= Beginning of Section =

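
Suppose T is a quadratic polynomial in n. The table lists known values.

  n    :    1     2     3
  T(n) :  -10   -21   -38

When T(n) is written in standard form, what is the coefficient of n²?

Write T(n) = an² + bn + c; the 3 given values yield a linear system in the 3 coefficients.
Solving, T(n) = -3n² - 2n - 5.
The coefficient of n² is -3.

-3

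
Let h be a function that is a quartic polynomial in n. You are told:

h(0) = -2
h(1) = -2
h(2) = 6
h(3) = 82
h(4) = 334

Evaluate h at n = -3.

166

Write h(n) = an^4 + bn³ + cn² + dn + e; the 5 given values yield a linear system in the 5 coefficients.
Solving, h(n) = 2n^4 - 2n³ - 4n² + 4n - 2.
Then h(-3) = 166.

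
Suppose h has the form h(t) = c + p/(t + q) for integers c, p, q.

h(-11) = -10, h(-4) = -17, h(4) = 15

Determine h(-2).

-25

(h(t) − c)(t + q) = p for each data point; the three points give a linear system in c and q, then p follows.
Solving: c = -5, q = -1, p = 60, so h(t) = -5 + 60/(t − 1).
Then h(-2) = -5 + 60/(-3) = -25.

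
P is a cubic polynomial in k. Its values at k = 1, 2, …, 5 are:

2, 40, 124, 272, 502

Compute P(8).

First differences: 38, 84, 148, 230. Second differences: 46, 64, 82. Third differences: 18, 18.
Level-3 differences are constant, so P has degree 3.
Fitting a degree-3 polynomial gives P(k) = 3k³ + 5k² + 2k - 8.
Then P(8) = 1864.

1864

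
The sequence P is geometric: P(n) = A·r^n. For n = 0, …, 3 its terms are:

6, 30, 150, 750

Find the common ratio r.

5

Consecutive ratio: 30/6 = 5, and 150/30 = 5, so r = 5.
Then A·5^0 = 6 gives A = 6, and P(n) = 6·5^n.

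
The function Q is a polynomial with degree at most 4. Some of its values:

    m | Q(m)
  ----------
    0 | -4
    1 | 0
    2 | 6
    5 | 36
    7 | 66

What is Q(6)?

Write Q(m) = am^4 + bm³ + cm² + dm + e; the 5 given values yield a linear system in the 5 coefficients.
Solving, the top 2 coefficients vanish, and Q(m) = m² + 3m - 4.
Then Q(6) = 50.

50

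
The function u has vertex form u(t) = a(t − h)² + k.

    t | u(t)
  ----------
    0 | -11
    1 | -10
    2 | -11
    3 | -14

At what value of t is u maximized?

First differences 1, -1, -3; second difference -2 = 2a, so a = -1.
Expanding, the t-coefficient is −2ah = 2h; matching it to the data gives h = 1, and then k = -10.
So u(t) = -1(t − 1)² − 10.
Hence h = 1.

1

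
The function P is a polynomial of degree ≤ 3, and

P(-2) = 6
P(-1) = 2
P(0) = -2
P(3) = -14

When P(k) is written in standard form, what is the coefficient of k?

Write P(k) = ak³ + bk² + ck + d; the 4 given values yield a linear system in the 4 coefficients.
Solving, the top 2 coefficients vanish, and P(k) = -4k - 2.
The coefficient of k is -4.

-4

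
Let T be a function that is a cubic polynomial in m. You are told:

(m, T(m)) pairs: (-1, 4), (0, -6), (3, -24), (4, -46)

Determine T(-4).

130

Write T(m) = am³ + bm² + cm + d; the 4 given values yield a linear system in the 4 coefficients.
Solving, T(m) = -m³ + 3m² - 6m - 6.
Then T(-4) = 130.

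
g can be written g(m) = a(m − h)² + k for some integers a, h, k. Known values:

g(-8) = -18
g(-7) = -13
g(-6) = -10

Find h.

-5

First differences 5, 3; second difference -2 = 2a, so a = -1.
Expanding, the m-coefficient is −2ah = 2h; matching it to the data gives h = -5, and then k = -9.
So g(m) = -1(m + 5)² − 9.
Hence h = -5.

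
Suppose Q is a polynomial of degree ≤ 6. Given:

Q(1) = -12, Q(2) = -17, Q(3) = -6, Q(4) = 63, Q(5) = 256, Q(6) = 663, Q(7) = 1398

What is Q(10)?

Write Q(m) = am^6 + bm^5 + cm^4 + dm³ + em² + pm + q; the 7 given values yield a linear system in the 7 coefficients.
Solving, the top 2 coefficients vanish, and Q(m) = m^4 - 3m³ + m² - 2m - 9.
Then Q(10) = 7071.

7071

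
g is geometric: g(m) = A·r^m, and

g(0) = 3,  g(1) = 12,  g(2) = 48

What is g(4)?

768

Consecutive ratio: 12/3 = 4, and 48/12 = 4, so r = 4.
Then A·4^0 = 3 gives A = 3, and g(m) = 3·4^m.
g(4) = 3·4^4 = 768.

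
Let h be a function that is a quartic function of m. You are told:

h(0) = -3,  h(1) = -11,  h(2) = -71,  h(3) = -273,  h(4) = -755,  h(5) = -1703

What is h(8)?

-9923

First differences: -8, -60, -202, -482, -948. Second differences: -52, -142, -280, -466. Third differences: -90, -138, -186. Fourth differences: -48, -48.
Level-4 differences are constant, so h has degree 4.
Fitting a degree-4 polynomial gives h(m) = -2m^4 - 3m³ - 3m² - 3.
Then h(8) = -9923.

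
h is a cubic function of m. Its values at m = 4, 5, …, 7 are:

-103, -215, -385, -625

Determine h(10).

Write h(m) = am³ + bm² + cm + d; the 4 given values yield a linear system in the 4 coefficients.
Solving, h(m) = -2m³ + m² + m + 5.
Then h(10) = -1885.

-1885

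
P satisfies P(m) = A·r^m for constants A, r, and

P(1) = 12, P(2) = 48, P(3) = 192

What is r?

4

Consecutive ratio: 48/12 = 4, and 192/48 = 4, so r = 4.
Then A·4^1 = 12 gives A = 3, and P(m) = 3·4^m.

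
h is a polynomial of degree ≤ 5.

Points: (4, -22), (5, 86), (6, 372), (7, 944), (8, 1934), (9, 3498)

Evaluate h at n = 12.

13554

First differences: 108, 286, 572, 990, 1564. Second differences: 178, 286, 418, 574. Third differences: 108, 132, 156. Fourth differences: 24, 24.
Level-4 differences are constant, so h has degree 4.
Fitting a degree-4 polynomial gives h(n) = n^4 - 4n³ - 2n² + n + 6.
Then h(12) = 13554.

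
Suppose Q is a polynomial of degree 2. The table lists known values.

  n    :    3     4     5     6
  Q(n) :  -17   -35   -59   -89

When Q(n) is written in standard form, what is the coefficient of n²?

-3

First differences: -18, -24, -30. Second differences: -6, -6.
Level-2 differences are constant, so Q has degree 2.
Fitting a degree-2 polynomial gives Q(n) = -3n² + 3n + 1.
The coefficient of n² is -3.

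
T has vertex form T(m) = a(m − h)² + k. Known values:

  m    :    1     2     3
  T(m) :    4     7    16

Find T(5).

First differences 3, 9; second difference 6 = 2a, so a = 3.
Expanding, the m-coefficient is −2ah = -6h; matching it to the data gives h = 1, and then k = 4.
So T(m) = 3(m − 1)² + 4.
T(5) = 3·4² + 4 = 52.

52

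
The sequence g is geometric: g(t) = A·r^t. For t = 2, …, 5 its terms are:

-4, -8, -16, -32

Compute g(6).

Consecutive ratio: -8/(-4) = 2, and -16/(-8) = 2, so r = 2.
Then A·2^2 = -4 gives A = -1, and g(t) = -1·2^t.
g(6) = -1·2^6 = -64.

-64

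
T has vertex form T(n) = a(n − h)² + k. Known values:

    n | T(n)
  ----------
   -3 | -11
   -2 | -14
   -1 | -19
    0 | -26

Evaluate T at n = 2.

First differences -3, -5, -7; second difference -2 = 2a, so a = -1.
Expanding, the n-coefficient is −2ah = 2h; matching it to the data gives h = -4, and then k = -10.
So T(n) = -1(n + 4)² − 10.
T(2) = -1·6² − 10 = -46.

-46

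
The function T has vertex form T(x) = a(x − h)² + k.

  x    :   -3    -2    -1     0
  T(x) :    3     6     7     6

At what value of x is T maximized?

First differences 3, 1, -1; second difference -2 = 2a, so a = -1.
Expanding, the x-coefficient is −2ah = 2h; matching it to the data gives h = -1, and then k = 7.
So T(x) = -1(x + 1)² + 7.
Hence h = -1.

-1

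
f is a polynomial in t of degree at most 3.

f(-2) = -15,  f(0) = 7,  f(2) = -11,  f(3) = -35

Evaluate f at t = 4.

-69

Write f(t) = at³ + bt² + ct + d; the 4 given values yield a linear system in the 4 coefficients.
Solving, the leading coefficient vanishes, and f(t) = -5t² + t + 7.
Then f(4) = -69.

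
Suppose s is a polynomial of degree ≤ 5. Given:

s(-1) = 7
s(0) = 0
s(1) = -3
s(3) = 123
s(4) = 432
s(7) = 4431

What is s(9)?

12357

Write s(x) = ax^5 + bx^4 + cx³ + dx² + ex + p; the 6 given values yield a linear system in the 6 coefficients.
Solving, the leading coefficient vanishes, and s(x) = 2x^4 - x³ - 4x.
Then s(9) = 12357.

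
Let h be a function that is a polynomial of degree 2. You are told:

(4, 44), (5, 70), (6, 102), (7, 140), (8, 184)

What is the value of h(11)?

352

First differences: 26, 32, 38, 44. Second differences: 6, 6, 6.
Level-2 differences are constant, so h has degree 2.
Fitting a degree-2 polynomial gives h(n) = 3n² - n.
Then h(11) = 352.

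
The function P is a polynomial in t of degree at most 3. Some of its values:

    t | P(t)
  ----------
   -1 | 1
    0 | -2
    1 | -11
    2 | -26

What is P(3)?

Write P(t) = at³ + bt² + ct + d; the 4 given values yield a linear system in the 4 coefficients.
Solving, the leading coefficient vanishes, and P(t) = -3t² - 6t - 2.
Then P(3) = -47.

-47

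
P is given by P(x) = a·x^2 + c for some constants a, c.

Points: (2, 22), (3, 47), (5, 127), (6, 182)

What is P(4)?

82

From P(2) = 22 and P(3) = 47: 4a + c = 22 and 9a + c = 47.
Subtracting: 5a = 25, so a = 5; then c = 22 − 5·4 = 2.
So P(x) = 5x² + 2, and P(4) = 82.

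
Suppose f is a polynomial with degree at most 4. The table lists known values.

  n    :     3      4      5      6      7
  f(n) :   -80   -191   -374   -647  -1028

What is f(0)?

1

First differences: -111, -183, -273, -381. Second differences: -72, -90, -108. Third differences: -18, -18.
Level-3 differences are constant, so f has degree 3.
Fitting a degree-3 polynomial gives f(n) = -3n³ + 1.
Then f(0) = 1.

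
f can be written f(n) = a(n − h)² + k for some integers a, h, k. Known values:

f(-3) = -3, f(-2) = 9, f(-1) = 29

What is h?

-4

First differences 12, 20; second difference 8 = 2a, so a = 4.
Expanding, the n-coefficient is −2ah = -8h; matching it to the data gives h = -4, and then k = -7.
So f(n) = 4(n + 4)² − 7.
Hence h = -4.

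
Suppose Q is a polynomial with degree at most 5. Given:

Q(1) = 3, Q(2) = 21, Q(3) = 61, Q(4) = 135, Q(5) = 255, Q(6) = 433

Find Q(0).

First differences: 18, 40, 74, 120, 178. Second differences: 22, 34, 46, 58. Third differences: 12, 12, 12.
Level-3 differences are constant, so Q has degree 3.
Fitting a degree-3 polynomial gives Q(x) = 2x³ - x² + 7x - 5.
Then Q(0) = -5.

-5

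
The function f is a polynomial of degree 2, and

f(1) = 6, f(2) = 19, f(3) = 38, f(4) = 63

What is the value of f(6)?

131

First differences: 13, 19, 25. Second differences: 6, 6.
Level-2 differences are constant, so f has degree 2.
Fitting a degree-2 polynomial gives f(m) = 3m² + 4m - 1.
Then f(6) = 131.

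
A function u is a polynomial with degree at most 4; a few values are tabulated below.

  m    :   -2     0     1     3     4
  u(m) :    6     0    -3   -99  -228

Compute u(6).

-738

Write u(m) = am^4 + bm³ + cm² + dm + e; the 5 given values yield a linear system in the 5 coefficients.
Solving, the leading coefficient vanishes, and u(m) = -3m³ - 3m² + 3m.
Then u(6) = -738.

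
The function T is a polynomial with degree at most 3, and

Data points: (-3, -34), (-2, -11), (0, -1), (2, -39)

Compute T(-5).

Write T(m) = am³ + bm² + cm + d; the 4 given values yield a linear system in the 4 coefficients.
Solving, the leading coefficient vanishes, and T(m) = -6m² - 7m - 1.
Then T(-5) = -116.

-116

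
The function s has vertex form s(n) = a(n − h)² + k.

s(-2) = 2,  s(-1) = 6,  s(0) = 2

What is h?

First differences 4, -4; second difference -8 = 2a, so a = -4.
Expanding, the n-coefficient is −2ah = 8h; matching it to the data gives h = -1, and then k = 6.
So s(n) = -4(n + 1)² + 6.
Hence h = -1.

-1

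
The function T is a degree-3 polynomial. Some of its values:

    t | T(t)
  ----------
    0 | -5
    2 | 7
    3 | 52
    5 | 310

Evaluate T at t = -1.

Write T(t) = at³ + bt² + ct + d; the 4 given values yield a linear system in the 4 coefficients.
Solving, T(t) = 3t³ - 2t² - 2t - 5.
Then T(-1) = -8.

-8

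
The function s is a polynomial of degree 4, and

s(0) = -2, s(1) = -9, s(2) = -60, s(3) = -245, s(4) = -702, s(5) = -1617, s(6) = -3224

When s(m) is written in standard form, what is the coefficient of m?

First differences: -7, -51, -185, -457, -915, -1607. Second differences: -44, -134, -272, -458, -692. Third differences: -90, -138, -186, -234. Fourth differences: -48, -48, -48.
Level-4 differences are constant, so s has degree 4.
Fitting a degree-4 polynomial gives s(m) = -2m^4 - 3m³ + m² - 3m - 2.
The coefficient of m is -3.

-3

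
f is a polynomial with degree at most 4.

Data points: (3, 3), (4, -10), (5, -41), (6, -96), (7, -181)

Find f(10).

-676

Write f(m) = am^4 + bm³ + cm² + dm + e; the 5 given values yield a linear system in the 5 coefficients.
Solving, the leading coefficient vanishes, and f(m) = -m³ + 3m² + 3m - 6.
Then f(10) = -676.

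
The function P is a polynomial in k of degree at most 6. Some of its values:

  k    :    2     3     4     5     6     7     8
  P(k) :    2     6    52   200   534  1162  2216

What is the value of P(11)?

9614

First differences: 4, 46, 148, 334, 628, 1054. Second differences: 42, 102, 186, 294, 426. Third differences: 60, 84, 108, 132. Fourth differences: 24, 24, 24.
Level-4 differences are constant, so P has degree 4.
Fitting a degree-4 polynomial gives P(k) = k^4 - 4k³ + 2k² + 5k.
Then P(11) = 9614.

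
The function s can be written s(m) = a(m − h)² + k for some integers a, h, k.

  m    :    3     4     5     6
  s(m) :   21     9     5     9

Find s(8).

First differences -12, -4, 4; second difference 8 = 2a, so a = 4.
Expanding, the m-coefficient is −2ah = -8h; matching it to the data gives h = 5, and then k = 5.
So s(m) = 4(m − 5)² + 5.
s(8) = 4·3² + 5 = 41.

41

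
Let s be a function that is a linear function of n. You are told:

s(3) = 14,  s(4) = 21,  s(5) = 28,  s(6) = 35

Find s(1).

0

First differences: 7, 7, 7.
Level-1 differences are constant, so s has degree 1.
Fitting a degree-1 polynomial gives s(n) = 7n - 7.
Then s(1) = 0.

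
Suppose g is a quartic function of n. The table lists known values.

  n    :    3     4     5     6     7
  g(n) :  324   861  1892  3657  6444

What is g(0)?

Write g(n) = an^4 + bn³ + cn² + dn + e; the 5 given values yield a linear system in the 5 coefficients.
Solving, g(n) = 2n^4 + 4n³ + 5n² + 4n - 3.
Then g(0) = -3.

-3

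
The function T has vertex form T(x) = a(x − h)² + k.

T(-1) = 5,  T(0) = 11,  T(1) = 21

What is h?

-2

First differences 6, 10; second difference 4 = 2a, so a = 2.
Expanding, the x-coefficient is −2ah = -4h; matching it to the data gives h = -2, and then k = 3.
So T(x) = 2(x + 2)² + 3.
Hence h = -2.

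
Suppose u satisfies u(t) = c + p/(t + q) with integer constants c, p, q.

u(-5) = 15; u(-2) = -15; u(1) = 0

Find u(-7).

10

(u(t) − c)(t + q) = p for each data point; the three points give a linear system in c and q, then p follows.
Solving: c = 5, q = 3, p = -20, so u(t) = 5 − 20/(t + 3).
Then u(-7) = 5 − 20/(-4) = 10.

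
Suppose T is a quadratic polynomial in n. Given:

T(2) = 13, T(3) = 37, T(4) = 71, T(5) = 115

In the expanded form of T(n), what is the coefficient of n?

Write T(n) = an² + bn + c; the 4 given values yield a linear system in the 3 coefficients.
Solving, T(n) = 5n² - n - 5.
The coefficient of n is -1.

-1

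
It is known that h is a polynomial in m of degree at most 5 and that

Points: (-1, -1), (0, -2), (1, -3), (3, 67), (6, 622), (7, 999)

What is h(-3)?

-71

Write h(m) = am^5 + bm^4 + cm³ + dm² + em + p; the 6 given values yield a linear system in the 6 coefficients.
Solving, the top 2 coefficients vanish, and h(m) = 3m³ - 4m - 2.
Then h(-3) = -71.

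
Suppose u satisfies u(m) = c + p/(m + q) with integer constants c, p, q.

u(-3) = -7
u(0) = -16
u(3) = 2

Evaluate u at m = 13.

-3

(u(m) − c)(m + q) = p for each data point; the three points give a linear system in c and q, then p follows.
Solving: c = -4, q = -1, p = 12, so u(m) = -4 + 12/(m − 1).
Then u(13) = -4 + 12/12 = -3.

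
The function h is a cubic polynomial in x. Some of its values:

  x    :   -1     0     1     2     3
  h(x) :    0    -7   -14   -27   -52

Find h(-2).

13

First differences: -7, -7, -13, -25. Second differences: 0, -6, -12. Third differences: -6, -6.
Level-3 differences are constant, so h has degree 3.
Fitting a degree-3 polynomial gives h(x) = -x³ - 6x - 7.
Then h(-2) = 13.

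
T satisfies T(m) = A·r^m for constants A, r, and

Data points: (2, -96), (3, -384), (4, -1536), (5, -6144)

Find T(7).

Consecutive ratio: -384/(-96) = 4, and -1536/(-384) = 4, so r = 4.
Then A·4^2 = -96 gives A = -6, and T(m) = -6·4^m.
T(7) = -6·4^7 = -98304.

-98304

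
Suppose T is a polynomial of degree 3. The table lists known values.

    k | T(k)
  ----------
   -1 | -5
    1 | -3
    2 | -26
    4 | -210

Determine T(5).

-407

Write T(k) = ak³ + bk² + ck + d; the 4 given values yield a linear system in the 4 coefficients.
Solving, T(k) = -3k³ - 2k² + 4k - 2.
Then T(5) = -407.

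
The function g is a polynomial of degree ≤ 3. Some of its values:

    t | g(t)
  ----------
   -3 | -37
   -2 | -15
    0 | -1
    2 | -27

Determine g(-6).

-163

Write g(t) = at³ + bt² + ct + d; the 4 given values yield a linear system in the 4 coefficients.
Solving, the leading coefficient vanishes, and g(t) = -5t² - 3t - 1.
Then g(-6) = -163.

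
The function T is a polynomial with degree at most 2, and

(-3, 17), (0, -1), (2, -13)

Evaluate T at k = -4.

Write T(k) = ak² + bk + c; the 3 given values yield a linear system in the 3 coefficients.
Solving, the leading coefficient vanishes, and T(k) = -6k - 1.
Then T(-4) = 23.

23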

= End of Section =

Which lines in the records above contain the word "quartic"? Return each of them.

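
Let h be a function that is a quartic polynomial in n. You are told:
Let h be a function that is a quartic function of m. You are told:
Suppose g is a quartic function of n. The table lists known values.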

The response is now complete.